_Required action_. Nothing in the data may be altered, so output all of it exactly.

_Input_.
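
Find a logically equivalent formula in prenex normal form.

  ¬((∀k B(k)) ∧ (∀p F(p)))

Move each ¬ inward, flipping quantifiers it crosses:
  (∃k ¬B(k)) ∨ (∃p ¬F(p))
All bound variables are already distinct, so no renaming is needed.
Finally move all quantifiers to the prefix:
  ∃k ∃p (¬B(k) ∨ ¬F(p))

∃k ∃p (¬B(k) ∨ ¬F(p))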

_Answer to this exercise_.
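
Find a logically equivalent formula in prenex normal form.

  ¬((∀k B(k)) ∧ (∀p F(p)))

Move each ¬ inward, flipping quantifiers it crosses:
  (∃k ¬B(k)) ∨ (∃p ¬F(p))
All bound variables are already distinct, so no renaming is needed.
Finally move all quantifiers to the prefix:
  ∃k ∃p (¬B(k) ∨ ¬F(p))

∃k ∃p (¬B(k) ∨ ¬F(p))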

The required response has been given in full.